# Exercise description
Each time a line of the listing holds "maps", copy that line.

# Available data
---

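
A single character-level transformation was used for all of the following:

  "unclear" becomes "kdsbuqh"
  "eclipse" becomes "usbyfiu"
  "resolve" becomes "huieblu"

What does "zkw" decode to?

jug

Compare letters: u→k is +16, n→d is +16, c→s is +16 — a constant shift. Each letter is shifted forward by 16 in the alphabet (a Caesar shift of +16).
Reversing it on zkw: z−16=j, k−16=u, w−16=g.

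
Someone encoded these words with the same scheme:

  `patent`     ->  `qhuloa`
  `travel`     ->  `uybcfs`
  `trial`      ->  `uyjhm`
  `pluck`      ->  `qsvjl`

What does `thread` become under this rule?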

---

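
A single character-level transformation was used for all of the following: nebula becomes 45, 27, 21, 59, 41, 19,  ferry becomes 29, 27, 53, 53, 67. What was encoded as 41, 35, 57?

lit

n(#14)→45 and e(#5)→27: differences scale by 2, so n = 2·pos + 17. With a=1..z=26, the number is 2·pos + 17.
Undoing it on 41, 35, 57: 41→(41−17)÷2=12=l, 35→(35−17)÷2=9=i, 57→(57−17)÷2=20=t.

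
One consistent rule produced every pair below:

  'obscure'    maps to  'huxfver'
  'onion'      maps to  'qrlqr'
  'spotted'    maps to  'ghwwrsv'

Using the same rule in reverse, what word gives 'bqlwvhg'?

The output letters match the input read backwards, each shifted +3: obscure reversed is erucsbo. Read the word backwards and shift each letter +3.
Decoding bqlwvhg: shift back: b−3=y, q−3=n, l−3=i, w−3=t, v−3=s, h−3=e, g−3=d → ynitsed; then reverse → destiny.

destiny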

---

# Reply to the task
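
  'obscure'    maps to  'huxfver'
  'onion'      maps to  'qrlqr'
  'spotted'    maps to  'ghwwrsv'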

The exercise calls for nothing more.